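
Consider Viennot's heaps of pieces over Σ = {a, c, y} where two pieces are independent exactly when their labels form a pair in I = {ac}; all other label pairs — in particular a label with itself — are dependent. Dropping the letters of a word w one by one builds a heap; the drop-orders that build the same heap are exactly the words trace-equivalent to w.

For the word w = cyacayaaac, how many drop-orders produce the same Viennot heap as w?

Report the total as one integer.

12

#0=c has no predecessor
#1=y depends on [0:c]
#2=a depends on [1:y]
#3=c depends on [1:y]
#4=a depends on [2:a]
#5=y depends on [3:c, 4:a]
#6=a depends on [5:y]
#7=a depends on [6:a]
#8=a depends on [7:a]
#9=c depends on [5:y]
sources: [0:c]
N(rest) = Σ N(rest − s) over sources s of rest; N(one piece) = 1:
  size 1 → [8]=1  [9]=1
  size 2 → [7,8]=1  [8,9]=2
  size 3 → [6,7,8]=1  [7,8,9]=3
  size 4 → [6,7,8,9]=4
  size 5 → [5,6,7,8,9]=4
  size 6 → [3,5,6,7,8,9]=4  [4,5,6,7,8,9]=4
  size 7 → [2,4,5,6,7,8,9]=4  [3,4,5,6,7,8,9]=8
  size 8 → [2,3,4,5,6,7,8,9]=12
  first=0(c) contributes 12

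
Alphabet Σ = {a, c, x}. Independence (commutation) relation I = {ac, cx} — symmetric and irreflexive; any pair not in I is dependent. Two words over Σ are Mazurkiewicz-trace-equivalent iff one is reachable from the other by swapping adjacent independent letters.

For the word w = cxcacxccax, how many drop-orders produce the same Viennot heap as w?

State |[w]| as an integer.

#0=c has no predecessor
#1=x has no predecessor
#2=c depends on [0:c]
#3=a depends on [1:x]
#4=c depends on [2:c]
#5=x depends on [3:a]
#6=c depends on [4:c]
#7=c depends on [6:c]
#8=a depends on [5:x]
#9=x depends on [8:a]
sources: [0:c, 1:x]
N(rest) = Σ N(rest − s) over sources s of rest; N(one piece) = 1:
  size 1 → [7]=1  [9]=1
  size 2 → [6,7]=1  [7,9]=2  [8,9]=1
  size 3 → [4,6,7]=1  [5,8,9]=1  [6,7,9]=3  [7,8,9]=3
  size 4 → [2,4,6,7]=1  [3,5,8,9]=1  [4,6,7,9]=4  [5,7,8,9]=4  [6,7,8,9]=6
  size 5 → [0,2,4,6,7]=1  [1,3,5,8,9]=1  [2,4,6,7,9]=5  [3,5,7,8,9]=5  [4,6,7,8,9]=10  [5,6,7,8,9]=10
  size 6 → [0,2,4,6,7,9]=6  [1,3,5,7,8,9]=6  [2,4,6,7,8,9]=15  [3,5,6,7,8,9]=15  [4,5,6,7,8,9]=20
  size 7 → [0,2,4,6,7,8,9]=21  [1,3,5,6,7,8,9]=21  [2,4,5,6,7,8,9]=35  [3,4,5,6,7,8,9]=35
  size 8 → [0,2,4,5,6,7,8,9]=56  [1,3,4,5,6,7,8,9]=56  [2,3,4,5,6,7,8,9]=70
  first=0(c) contributes 126
  first=1(x) contributes 126
|[w]| = 252

252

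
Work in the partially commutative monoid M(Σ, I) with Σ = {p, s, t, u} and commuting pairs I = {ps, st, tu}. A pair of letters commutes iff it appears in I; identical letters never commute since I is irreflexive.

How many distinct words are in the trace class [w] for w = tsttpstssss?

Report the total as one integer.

#0=t has no predecessor
#1=s has no predecessor
#2=t depends on [0:t]
#3=t depends on [2:t]
#4=p depends on [3:t]
#5=s depends on [1:s]
#6=t depends on [4:p]
#7=s depends on [5:s]
#8=s depends on [7:s]
#9=s depends on [8:s]
#10=s depends on [9:s]
sources: [0:t, 1:s]
N(rest) = Σ N(rest − s) over sources s of rest; N(one piece) = 1:
  size 1 → [6]=1  [10]=1
  size 2 → [4,6]=1  [6,10]=2  [9,10]=1
  size 3 → [3,4,6]=1  [4,6,10]=3  [6,9,10]=3  [8,9,10]=1
  size 4 → [2,3,4,6]=1  [3,4,6,10]=4  [4,6,9,10]=6  [6,8,9,10]=4  [7,8,9,10]=1
  size 5 → [0,2,3,4,6]=1  [2,3,4,6,10]=5  [3,4,6,9,10]=10  [4,6,8,9,10]=10  [5,7,8,9,10]=1  [6,7,8,9,10]=5
  size 6 → [0,2,3,4,6,10]=6  [1,5,7,8,9,10]=1  [2,3,4,6,9,10]=15  [3,4,6,8,9,10]=20  [4,6,7,8,9,10]=15  [5,6,7,8,9,10]=6
  size 7 → [0,2,3,4,6,9,10]=21  [1,5,6,7,8,9,10]=7  [2,3,4,6,8,9,10]=35  [3,4,6,7,8,9,10]=35  [4,5,6,7,8,9,10]=21
  size 8 → [0,2,3,4,6,8,9,10]=56  [1,4,5,6,7,8,9,10]=28  [2,3,4,6,7,8,9,10]=70  [3,4,5,6,7,8,9,10]=56
  size 9 → [0,2,3,4,6,7,8,9,10]=126  [1,3,4,5,6,7,8,9,10]=84  [2,3,4,5,6,7,8,9,10]=126
  first=0(t) contributes 210
  first=1(s) contributes 252
|[w]| = 462

462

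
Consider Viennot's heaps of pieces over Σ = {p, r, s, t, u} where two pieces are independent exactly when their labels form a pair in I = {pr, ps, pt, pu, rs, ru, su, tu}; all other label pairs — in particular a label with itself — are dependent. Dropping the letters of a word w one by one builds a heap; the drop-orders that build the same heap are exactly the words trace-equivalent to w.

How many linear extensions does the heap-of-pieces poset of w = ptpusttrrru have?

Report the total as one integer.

1980

drop 0:p onto floor
drop 1:t onto floor
drop 2:p onto {0:p}
drop 3:u onto floor
drop 4:s onto {1:t}
drop 5:t onto {4:s}
drop 6:t onto {5:t}
drop 7:r onto {6:t}
drop 8:r onto {7:r}
drop 9:r onto {8:r}
drop 10:u onto {3:u}
ground layer = {0:p, 1:t, 3:u}
drop-orders for the pieces not yet dropped (sum over which currently-grounded one goes next):
  1 to go: {2} 1  {9} 1  {10} 1
  2 to go: {0,2} 1  {2,9} 2  {2,10} 2  {3,10} 1  {8,9} 1  {9,10} 2
  3 to go: {0,2,9} 3  {0,2,10} 3  {2,3,10} 3  {2,8,9} 3  {2,9,10} 6  {3,9,10} 3  {7,8,9} 1  {8,9,10} 3
  4 to go: {0,2,3,10} 6  {0,2,8,9} 6  {0,2,9,10} 12  {2,3,9,10} 12  {2,7,8,9} 4  {2,8,9,10} 12  {3,8,9,10} 6  {6,7,8,9} 1  {7,8,9,10} 4
  5 to go: {0,2,3,9,10} 30  {0,2,7,8,9} 10  {0,2,8,9,10} 30  {2,3,8,9,10} 30  {2,6,7,8,9} 5  {2,7,8,9,10} 20  {3,7,8,9,10} 10  {5,6,7,8,9} 1  {6,7,8,9,10} 5
  6 to go: {0,2,3,8,9,10} 90  {0,2,6,7,8,9} 15  {0,2,7,8,9,10} 60  {2,3,7,8,9,10} 60  {2,5,6,7,8,9} 6  {2,6,7,8,9,10} 30  {3,6,7,8,9,10} 15  {4,5,6,7,8,9} 1  {5,6,7,8,9,10} 6
  7 to go: {0,2,3,7,8,9,10} 210  {0,2,5,6,7,8,9} 21  {0,2,6,7,8,9,10} 105  {1,4,5,6,7,8,9} 1  {2,3,6,7,8,9,10} 105  {2,4,5,6,7,8,9} 7  {2,5,6,7,8,9,10} 42  {3,5,6,7,8,9,10} 21  {4,5,6,7,8,9,10} 7
  8 to go: {0,2,3,6,7,8,9,10} 420  {0,2,4,5,6,7,8,9} 28  {0,2,5,6,7,8,9,10} 168  {1,2,4,5,6,7,8,9} 8  {1,4,5,6,7,8,9,10} 8  {2,3,5,6,7,8,9,10} 168  {2,4,5,6,7,8,9,10} 56  {3,4,5,6,7,8,9,10} 28
  9 to go: {0,1,2,4,5,6,7,8,9} 36  {0,2,3,5,6,7,8,9,10} 756  {0,2,4,5,6,7,8,9,10} 252  {1,2,4,5,6,7,8,9,10} 72  {1,3,4,5,6,7,8,9,10} 36  {2,3,4,5,6,7,8,9,10} 252
  if 0:p drops first: 360 orders
  if 1:t drops first: 1260 orders
  if 3:u drops first: 360 orders
heap linearizations: 1980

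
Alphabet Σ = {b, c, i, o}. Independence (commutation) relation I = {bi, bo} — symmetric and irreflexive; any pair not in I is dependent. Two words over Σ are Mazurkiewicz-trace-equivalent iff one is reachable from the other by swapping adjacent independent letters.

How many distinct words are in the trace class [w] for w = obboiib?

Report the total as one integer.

#0=o has no predecessor
#1=b has no predecessor
#2=b depends on [1:b]
#3=o depends on [0:o]
#4=i depends on [3:o]
#5=i depends on [4:i]
#6=b depends on [2:b]
sources: [0:o, 1:b]
N(rest) = Σ N(rest − s) over sources s of rest; N(one piece) = 1:
  size 1 → [5]=1  [6]=1
  size 2 → [2,6]=1  [4,5]=1  [5,6]=2
  size 3 → [1,2,6]=1  [2,5,6]=3  [3,4,5]=1  [4,5,6]=3
  size 4 → [0,3,4,5]=1  [1,2,5,6]=4  [2,4,5,6]=6  [3,4,5,6]=4
  size 5 → [0,3,4,5,6]=5  [1,2,4,5,6]=10  [2,3,4,5,6]=10
  first=0(o) contributes 20
  first=1(b) contributes 15
|[w]| = 35

35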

◆ ◆ ◆ ◆ ◆ ◆ ◆

Prompt — Could you return all lines from the data above that contain the string "Viennot"?

Answer for this exercise —
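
Consider Viennot's heaps of pieces over Σ = {a, c, y} where two pieces are independent exactly when their labels form a pair in I = {ac}; all other label pairs — in particular a label with itself — are dependent. Dropping the letters of a word w one by one builds a heap; the drop-orders that build the same heap are exactly the words trace-equivalent to w.
For the word w = cyacayaaac, how many drop-orders produce the same Viennot heap as w?
For the word w = cxcacxccax, how many drop-orders produce the same Viennot heap as w?
Consider Viennot's heaps of pieces over Σ = {p, r, s, t, u} where two pieces are independent exactly when their labels form a pair in I = {pr, ps, pt, pu, rs, ru, su, tu}; all other label pairs — in particular a label with itself — are dependent. Dropping the letters of a word w one by one builds a heap; the drop-orders that build the same heap are exactly the words trace-equivalent to w.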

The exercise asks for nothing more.